WORK INSTRUCTIONS: In the entries below, find each line with the string "Answer" and copy it.

DATA LISTING:

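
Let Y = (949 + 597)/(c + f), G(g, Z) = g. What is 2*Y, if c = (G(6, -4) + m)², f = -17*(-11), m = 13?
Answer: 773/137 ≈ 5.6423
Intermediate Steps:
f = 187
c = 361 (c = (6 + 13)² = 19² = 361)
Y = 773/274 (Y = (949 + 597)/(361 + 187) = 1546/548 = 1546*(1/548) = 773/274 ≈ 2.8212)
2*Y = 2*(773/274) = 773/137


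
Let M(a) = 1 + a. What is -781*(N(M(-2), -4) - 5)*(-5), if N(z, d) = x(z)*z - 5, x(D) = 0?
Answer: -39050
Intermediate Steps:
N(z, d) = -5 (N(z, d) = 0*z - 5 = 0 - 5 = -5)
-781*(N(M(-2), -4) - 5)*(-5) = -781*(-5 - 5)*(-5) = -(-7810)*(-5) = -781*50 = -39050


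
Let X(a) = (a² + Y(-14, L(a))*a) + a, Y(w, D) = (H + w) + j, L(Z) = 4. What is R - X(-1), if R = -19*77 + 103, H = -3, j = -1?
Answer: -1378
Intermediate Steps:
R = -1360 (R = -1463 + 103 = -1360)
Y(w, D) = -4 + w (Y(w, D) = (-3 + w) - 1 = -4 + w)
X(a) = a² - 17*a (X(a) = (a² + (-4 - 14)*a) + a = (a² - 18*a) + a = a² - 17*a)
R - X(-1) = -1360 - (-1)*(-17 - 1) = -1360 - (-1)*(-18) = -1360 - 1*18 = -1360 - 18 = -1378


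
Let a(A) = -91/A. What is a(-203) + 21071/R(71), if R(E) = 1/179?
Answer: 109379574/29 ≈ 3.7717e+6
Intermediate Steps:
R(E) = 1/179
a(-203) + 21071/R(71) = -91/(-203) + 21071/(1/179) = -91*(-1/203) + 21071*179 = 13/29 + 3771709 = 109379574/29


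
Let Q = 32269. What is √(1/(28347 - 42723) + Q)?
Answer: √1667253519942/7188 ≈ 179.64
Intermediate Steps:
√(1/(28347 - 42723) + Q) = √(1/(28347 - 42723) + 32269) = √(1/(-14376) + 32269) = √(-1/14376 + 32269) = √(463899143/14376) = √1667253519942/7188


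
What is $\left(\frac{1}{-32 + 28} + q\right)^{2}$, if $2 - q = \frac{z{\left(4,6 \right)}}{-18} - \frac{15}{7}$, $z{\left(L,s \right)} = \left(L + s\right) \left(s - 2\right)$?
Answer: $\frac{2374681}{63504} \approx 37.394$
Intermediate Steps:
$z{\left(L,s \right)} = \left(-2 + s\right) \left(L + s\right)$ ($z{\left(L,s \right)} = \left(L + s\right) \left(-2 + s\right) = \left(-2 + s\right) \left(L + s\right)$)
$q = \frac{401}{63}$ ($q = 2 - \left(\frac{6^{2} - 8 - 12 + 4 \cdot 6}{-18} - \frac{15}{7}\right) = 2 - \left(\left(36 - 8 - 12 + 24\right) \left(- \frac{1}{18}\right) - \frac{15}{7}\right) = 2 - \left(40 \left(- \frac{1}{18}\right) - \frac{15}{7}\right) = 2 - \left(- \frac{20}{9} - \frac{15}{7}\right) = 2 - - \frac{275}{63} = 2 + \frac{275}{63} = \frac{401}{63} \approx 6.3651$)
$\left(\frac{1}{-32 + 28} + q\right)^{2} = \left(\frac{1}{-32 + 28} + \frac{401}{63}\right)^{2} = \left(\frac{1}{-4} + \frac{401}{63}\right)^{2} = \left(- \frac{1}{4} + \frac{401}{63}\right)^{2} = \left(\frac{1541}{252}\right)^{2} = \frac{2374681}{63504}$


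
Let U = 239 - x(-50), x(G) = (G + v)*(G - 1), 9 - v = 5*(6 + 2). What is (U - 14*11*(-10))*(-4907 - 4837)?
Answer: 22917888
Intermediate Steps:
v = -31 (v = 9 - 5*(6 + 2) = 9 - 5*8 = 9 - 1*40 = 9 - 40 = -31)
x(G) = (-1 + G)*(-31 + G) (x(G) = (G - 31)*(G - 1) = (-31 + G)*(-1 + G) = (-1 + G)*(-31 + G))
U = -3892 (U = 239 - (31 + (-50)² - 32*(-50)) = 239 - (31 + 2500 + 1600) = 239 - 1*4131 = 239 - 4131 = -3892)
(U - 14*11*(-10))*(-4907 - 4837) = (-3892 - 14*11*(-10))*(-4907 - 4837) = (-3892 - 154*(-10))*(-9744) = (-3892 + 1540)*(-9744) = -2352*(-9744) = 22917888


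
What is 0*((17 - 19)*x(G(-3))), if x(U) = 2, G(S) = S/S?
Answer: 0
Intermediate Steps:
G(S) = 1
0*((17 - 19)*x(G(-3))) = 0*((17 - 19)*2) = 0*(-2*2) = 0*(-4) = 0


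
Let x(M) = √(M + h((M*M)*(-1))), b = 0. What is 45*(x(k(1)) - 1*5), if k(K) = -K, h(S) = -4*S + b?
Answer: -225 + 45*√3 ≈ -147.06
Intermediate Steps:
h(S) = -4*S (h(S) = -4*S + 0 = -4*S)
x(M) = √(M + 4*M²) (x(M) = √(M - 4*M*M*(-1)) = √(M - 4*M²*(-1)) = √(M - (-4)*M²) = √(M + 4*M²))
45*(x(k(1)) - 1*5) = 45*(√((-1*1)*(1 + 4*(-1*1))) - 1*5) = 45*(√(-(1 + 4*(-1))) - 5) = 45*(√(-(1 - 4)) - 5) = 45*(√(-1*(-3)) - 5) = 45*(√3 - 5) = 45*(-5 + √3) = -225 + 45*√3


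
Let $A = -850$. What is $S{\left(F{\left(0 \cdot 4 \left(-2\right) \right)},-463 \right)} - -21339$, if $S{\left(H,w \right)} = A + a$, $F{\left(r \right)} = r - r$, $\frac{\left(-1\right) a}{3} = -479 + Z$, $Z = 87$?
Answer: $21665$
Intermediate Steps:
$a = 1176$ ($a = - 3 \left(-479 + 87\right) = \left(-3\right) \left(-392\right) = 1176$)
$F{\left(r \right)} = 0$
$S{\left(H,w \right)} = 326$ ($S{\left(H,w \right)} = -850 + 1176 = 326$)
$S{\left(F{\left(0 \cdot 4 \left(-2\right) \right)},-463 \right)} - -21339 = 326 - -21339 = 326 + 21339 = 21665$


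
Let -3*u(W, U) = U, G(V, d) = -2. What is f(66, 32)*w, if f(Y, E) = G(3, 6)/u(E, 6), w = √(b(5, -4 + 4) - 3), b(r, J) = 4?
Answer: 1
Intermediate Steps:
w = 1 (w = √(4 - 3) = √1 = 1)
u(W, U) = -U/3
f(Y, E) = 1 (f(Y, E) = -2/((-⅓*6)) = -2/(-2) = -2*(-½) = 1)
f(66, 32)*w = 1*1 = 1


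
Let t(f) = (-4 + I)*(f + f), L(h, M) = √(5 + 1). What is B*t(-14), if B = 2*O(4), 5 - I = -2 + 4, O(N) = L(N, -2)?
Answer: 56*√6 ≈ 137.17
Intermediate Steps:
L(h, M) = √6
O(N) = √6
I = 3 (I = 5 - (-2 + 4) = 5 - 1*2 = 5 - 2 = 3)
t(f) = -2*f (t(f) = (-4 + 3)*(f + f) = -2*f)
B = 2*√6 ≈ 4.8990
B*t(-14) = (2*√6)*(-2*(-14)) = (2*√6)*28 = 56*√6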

EXERCISE RESULT:
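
Answer: 773/137 ≈ 5.6423
Answer: -39050
Answer: -1378
Answer: 109379574/29 ≈ 3.7717e+6
Answer: √1667253519942/7188 ≈ 179.64
Answer: $\frac{2374681}{63504} \approx 37.394$
Answer: 22917888
Answer: 0
Answer: -225 + 45*√3 ≈ -147.06
Answer: $21665$
Answer: 1
Answer: 56*√6 ≈ 137.17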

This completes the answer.